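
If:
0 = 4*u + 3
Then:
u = -3/4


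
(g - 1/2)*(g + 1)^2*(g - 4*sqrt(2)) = g^4 - 4*sqrt(2)*g^3 + 3*g^3/2 - 6*sqrt(2)*g^2 - g/2 + 2*sqrt(2)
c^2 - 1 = (c - 1)*(c + 1)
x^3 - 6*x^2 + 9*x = x*(x - 3)^2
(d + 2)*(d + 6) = d^2 + 8*d + 12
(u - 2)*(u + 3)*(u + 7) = u^3 + 8*u^2 + u - 42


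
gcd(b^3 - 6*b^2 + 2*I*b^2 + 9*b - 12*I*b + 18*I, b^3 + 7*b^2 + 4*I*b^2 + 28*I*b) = 1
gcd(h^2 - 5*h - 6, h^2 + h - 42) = h - 6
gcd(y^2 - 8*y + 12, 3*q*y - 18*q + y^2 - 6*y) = y - 6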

┄┄┄┄┄┄┄┄┄┄

Could you produce an exact copy of the whole listing?

» WORKED SOLUTION
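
If:
0 = 4*u + 3
Then:
u = -3/4


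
(g - 1/2)*(g + 1)^2*(g - 4*sqrt(2)) = g^4 - 4*sqrt(2)*g^3 + 3*g^3/2 - 6*sqrt(2)*g^2 - g/2 + 2*sqrt(2)
c^2 - 1 = (c - 1)*(c + 1)
x^3 - 6*x^2 + 9*x = x*(x - 3)^2
(d + 2)*(d + 6) = d^2 + 8*d + 12
(u - 2)*(u + 3)*(u + 7) = u^3 + 8*u^2 + u - 42


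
gcd(b^3 - 6*b^2 + 2*I*b^2 + 9*b - 12*I*b + 18*I, b^3 + 7*b^2 + 4*I*b^2 + 28*I*b) = 1
gcd(h^2 - 5*h - 6, h^2 + h - 42) = h - 6
gcd(y^2 - 8*y + 12, 3*q*y - 18*q + y^2 - 6*y) = y - 6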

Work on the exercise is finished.